◆ **EXERCISE DIRECTIONS**: Your task is to print each record exactly as it reads.

Segment Open

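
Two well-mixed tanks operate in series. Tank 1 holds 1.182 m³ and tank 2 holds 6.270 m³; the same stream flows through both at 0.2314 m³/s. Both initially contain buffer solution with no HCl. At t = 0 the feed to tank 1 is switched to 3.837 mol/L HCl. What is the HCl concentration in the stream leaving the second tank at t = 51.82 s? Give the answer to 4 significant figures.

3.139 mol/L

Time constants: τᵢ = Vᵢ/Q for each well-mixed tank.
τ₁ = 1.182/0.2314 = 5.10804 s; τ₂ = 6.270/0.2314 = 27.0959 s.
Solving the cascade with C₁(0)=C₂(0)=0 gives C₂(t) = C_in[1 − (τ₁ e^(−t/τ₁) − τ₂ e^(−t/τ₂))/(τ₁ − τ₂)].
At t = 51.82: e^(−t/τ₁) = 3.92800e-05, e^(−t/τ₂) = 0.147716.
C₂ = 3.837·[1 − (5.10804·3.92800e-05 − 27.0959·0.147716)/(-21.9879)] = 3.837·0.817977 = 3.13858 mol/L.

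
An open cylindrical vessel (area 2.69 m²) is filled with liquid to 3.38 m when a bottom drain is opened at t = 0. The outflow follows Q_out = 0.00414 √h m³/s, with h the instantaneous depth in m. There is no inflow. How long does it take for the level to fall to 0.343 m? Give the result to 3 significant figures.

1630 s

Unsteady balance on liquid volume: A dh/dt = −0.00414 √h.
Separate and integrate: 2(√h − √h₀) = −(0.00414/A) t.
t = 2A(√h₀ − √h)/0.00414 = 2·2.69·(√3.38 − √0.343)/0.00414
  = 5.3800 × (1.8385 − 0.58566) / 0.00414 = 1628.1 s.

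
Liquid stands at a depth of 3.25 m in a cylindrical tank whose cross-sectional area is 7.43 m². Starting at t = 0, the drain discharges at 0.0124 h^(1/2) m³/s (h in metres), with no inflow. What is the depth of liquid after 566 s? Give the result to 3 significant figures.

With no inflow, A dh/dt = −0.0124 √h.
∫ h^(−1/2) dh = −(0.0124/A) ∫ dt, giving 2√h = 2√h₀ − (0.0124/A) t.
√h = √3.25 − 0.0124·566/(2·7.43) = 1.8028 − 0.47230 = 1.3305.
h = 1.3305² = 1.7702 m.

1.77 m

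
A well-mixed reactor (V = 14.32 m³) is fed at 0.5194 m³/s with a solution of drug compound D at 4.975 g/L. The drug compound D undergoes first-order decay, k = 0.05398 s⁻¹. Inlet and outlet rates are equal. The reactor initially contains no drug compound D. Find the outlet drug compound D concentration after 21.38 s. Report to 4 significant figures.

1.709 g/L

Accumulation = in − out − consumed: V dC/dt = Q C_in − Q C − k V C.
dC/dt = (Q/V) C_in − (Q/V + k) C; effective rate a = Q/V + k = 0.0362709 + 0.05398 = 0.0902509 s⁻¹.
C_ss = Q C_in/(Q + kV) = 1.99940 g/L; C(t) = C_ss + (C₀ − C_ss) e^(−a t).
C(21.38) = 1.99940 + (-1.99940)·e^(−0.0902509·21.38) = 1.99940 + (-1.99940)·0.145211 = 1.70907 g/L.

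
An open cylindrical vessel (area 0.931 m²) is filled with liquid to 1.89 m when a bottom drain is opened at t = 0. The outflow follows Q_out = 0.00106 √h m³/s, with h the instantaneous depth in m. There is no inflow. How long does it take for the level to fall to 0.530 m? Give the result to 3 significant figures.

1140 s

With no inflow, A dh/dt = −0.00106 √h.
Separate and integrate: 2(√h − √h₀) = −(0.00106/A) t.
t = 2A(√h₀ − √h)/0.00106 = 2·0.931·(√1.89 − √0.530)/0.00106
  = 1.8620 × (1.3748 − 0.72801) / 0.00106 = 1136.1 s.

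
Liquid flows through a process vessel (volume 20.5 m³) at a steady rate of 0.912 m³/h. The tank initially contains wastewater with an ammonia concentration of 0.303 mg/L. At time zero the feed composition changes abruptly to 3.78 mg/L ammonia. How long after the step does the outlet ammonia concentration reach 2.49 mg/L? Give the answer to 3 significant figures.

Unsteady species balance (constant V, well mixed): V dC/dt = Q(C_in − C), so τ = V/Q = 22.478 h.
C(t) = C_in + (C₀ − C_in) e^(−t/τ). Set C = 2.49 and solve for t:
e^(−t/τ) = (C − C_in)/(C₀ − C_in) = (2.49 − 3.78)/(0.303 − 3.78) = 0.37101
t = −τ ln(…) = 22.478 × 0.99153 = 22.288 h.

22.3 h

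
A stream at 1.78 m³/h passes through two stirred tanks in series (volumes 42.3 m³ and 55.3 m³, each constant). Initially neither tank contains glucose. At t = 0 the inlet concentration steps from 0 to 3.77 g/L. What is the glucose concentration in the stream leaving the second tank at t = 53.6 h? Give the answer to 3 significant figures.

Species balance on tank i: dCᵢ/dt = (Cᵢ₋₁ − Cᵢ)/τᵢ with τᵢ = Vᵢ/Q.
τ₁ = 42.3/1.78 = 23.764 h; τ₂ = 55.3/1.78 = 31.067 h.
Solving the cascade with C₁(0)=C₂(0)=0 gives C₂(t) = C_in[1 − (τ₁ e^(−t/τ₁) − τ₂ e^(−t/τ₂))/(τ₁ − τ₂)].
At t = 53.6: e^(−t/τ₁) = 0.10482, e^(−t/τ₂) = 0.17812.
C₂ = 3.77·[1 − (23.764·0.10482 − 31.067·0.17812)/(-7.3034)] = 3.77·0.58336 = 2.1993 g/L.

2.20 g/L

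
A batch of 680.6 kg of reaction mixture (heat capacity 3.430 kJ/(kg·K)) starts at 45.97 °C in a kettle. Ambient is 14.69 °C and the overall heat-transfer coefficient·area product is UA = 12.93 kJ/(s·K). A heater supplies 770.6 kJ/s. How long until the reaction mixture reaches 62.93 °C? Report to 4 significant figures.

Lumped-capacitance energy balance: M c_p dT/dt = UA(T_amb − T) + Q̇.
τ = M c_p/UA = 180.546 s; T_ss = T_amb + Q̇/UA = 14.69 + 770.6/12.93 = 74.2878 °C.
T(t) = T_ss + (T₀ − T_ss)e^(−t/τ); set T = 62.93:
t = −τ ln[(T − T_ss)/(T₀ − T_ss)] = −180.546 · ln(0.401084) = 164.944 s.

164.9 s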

Segment Closed

◆ **TASK RESPONSE**:
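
Two well-mixed tanks operate in series. Tank 1 holds 1.182 m³ and tank 2 holds 6.270 m³; the same stream flows through both at 0.2314 m³/s. Both initially contain buffer solution with no HCl. At t = 0 the feed to tank 1 is switched to 3.837 mol/L HCl. What is the HCl concentration in the stream leaving the second tank at t = 51.82 s? Give the answer to 4 significant figures.

3.139 mol/L

Time constants: τᵢ = Vᵢ/Q for each well-mixed tank.
τ₁ = 1.182/0.2314 = 5.10804 s; τ₂ = 6.270/0.2314 = 27.0959 s.
Solving the cascade with C₁(0)=C₂(0)=0 gives C₂(t) = C_in[1 − (τ₁ e^(−t/τ₁) − τ₂ e^(−t/τ₂))/(τ₁ − τ₂)].
At t = 51.82: e^(−t/τ₁) = 3.92800e-05, e^(−t/τ₂) = 0.147716.
C₂ = 3.837·[1 − (5.10804·3.92800e-05 − 27.0959·0.147716)/(-21.9879)] = 3.837·0.817977 = 3.13858 mol/L.

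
An open cylindrical vessel (area 2.69 m²) is filled with liquid to 3.38 m when a bottom drain is opened at t = 0. The outflow follows Q_out = 0.00414 √h m³/s, with h the instantaneous depth in m. There is no inflow. How long does it take for the level to fall to 0.343 m? Give the result to 3 significant figures.

1630 s

Unsteady balance on liquid volume: A dh/dt = −0.00414 √h.
Separate and integrate: 2(√h − √h₀) = −(0.00414/A) t.
t = 2A(√h₀ − √h)/0.00414 = 2·2.69·(√3.38 − √0.343)/0.00414
  = 5.3800 × (1.8385 − 0.58566) / 0.00414 = 1628.1 s.

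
Liquid stands at a depth of 3.25 m in a cylindrical tank whose cross-sectional area is 7.43 m². Starting at t = 0, the drain discharges at 0.0124 h^(1/2) m³/s (h in metres), with no inflow. What is the depth of liquid after 566 s? Give the result to 3 significant figures.

With no inflow, A dh/dt = −0.0124 √h.
∫ h^(−1/2) dh = −(0.0124/A) ∫ dt, giving 2√h = 2√h₀ − (0.0124/A) t.
√h = √3.25 − 0.0124·566/(2·7.43) = 1.8028 − 0.47230 = 1.3305.
h = 1.3305² = 1.7702 m.

1.77 m

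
A well-mixed reactor (V = 14.32 m³) is fed at 0.5194 m³/s with a solution of drug compound D at 4.975 g/L. The drug compound D undergoes first-order decay, k = 0.05398 s⁻¹. Inlet and outlet rates are equal. The reactor initially contains no drug compound D. Find the outlet drug compound D concentration after 21.38 s. Report to 4 significant figures.

1.709 g/L

Accumulation = in − out − consumed: V dC/dt = Q C_in − Q C − k V C.
dC/dt = (Q/V) C_in − (Q/V + k) C; effective rate a = Q/V + k = 0.0362709 + 0.05398 = 0.0902509 s⁻¹.
C_ss = Q C_in/(Q + kV) = 1.99940 g/L; C(t) = C_ss + (C₀ − C_ss) e^(−a t).
C(21.38) = 1.99940 + (-1.99940)·e^(−0.0902509·21.38) = 1.99940 + (-1.99940)·0.145211 = 1.70907 g/L.

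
An open cylindrical vessel (area 0.931 m²) is filled with liquid to 1.89 m when a bottom drain is opened at t = 0. The outflow follows Q_out = 0.00106 √h m³/s, with h the instantaneous depth in m. There is no inflow. How long does it take for the level to fall to 0.530 m? Give the result to 3 significant figures.

1140 s

With no inflow, A dh/dt = −0.00106 √h.
Separate and integrate: 2(√h − √h₀) = −(0.00106/A) t.
t = 2A(√h₀ − √h)/0.00106 = 2·0.931·(√1.89 − √0.530)/0.00106
  = 1.8620 × (1.3748 − 0.72801) / 0.00106 = 1136.1 s.

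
Liquid flows through a process vessel (volume 20.5 m³) at a steady rate of 0.912 m³/h. The tank initially contains wastewater with an ammonia concentration of 0.303 mg/L. At time zero the feed composition changes abruptly to 3.78 mg/L ammonia. How long after the step does the outlet ammonia concentration reach 2.49 mg/L? Give the answer to 3 significant figures.

Unsteady species balance (constant V, well mixed): V dC/dt = Q(C_in − C), so τ = V/Q = 22.478 h.
C(t) = C_in + (C₀ − C_in) e^(−t/τ). Set C = 2.49 and solve for t:
e^(−t/τ) = (C − C_in)/(C₀ − C_in) = (2.49 − 3.78)/(0.303 − 3.78) = 0.37101
t = −τ ln(…) = 22.478 × 0.99153 = 22.288 h.

22.3 h

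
A stream at 1.78 m³/h passes through two stirred tanks in series (volumes 42.3 m³ and 55.3 m³, each constant). Initially neither tank contains glucose. At t = 0 the inlet concentration steps from 0 to 3.77 g/L. What is the glucose concentration in the stream leaving the second tank at t = 53.6 h? Give the answer to 3 significant figures.

Species balance on tank i: dCᵢ/dt = (Cᵢ₋₁ − Cᵢ)/τᵢ with τᵢ = Vᵢ/Q.
τ₁ = 42.3/1.78 = 23.764 h; τ₂ = 55.3/1.78 = 31.067 h.
Solving the cascade with C₁(0)=C₂(0)=0 gives C₂(t) = C_in[1 − (τ₁ e^(−t/τ₁) − τ₂ e^(−t/τ₂))/(τ₁ − τ₂)].
At t = 53.6: e^(−t/τ₁) = 0.10482, e^(−t/τ₂) = 0.17812.
C₂ = 3.77·[1 − (23.764·0.10482 − 31.067·0.17812)/(-7.3034)] = 3.77·0.58336 = 2.1993 g/L.

2.20 g/L

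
A batch of 680.6 kg of reaction mixture (heat capacity 3.430 kJ/(kg·K)) starts at 45.97 °C in a kettle. Ambient is 14.69 °C and the overall heat-transfer coefficient·area product is UA = 12.93 kJ/(s·K). A heater supplies 770.6 kJ/s. How long until the reaction mixture reaches 62.93 °C? Report to 4 significant figures.

Lumped-capacitance energy balance: M c_p dT/dt = UA(T_amb − T) + Q̇.
τ = M c_p/UA = 180.546 s; T_ss = T_amb + Q̇/UA = 14.69 + 770.6/12.93 = 74.2878 °C.
T(t) = T_ss + (T₀ − T_ss)e^(−t/τ); set T = 62.93:
t = −τ ln[(T − T_ss)/(T₀ − T_ss)] = −180.546 · ln(0.401084) = 164.944 s.

164.9 s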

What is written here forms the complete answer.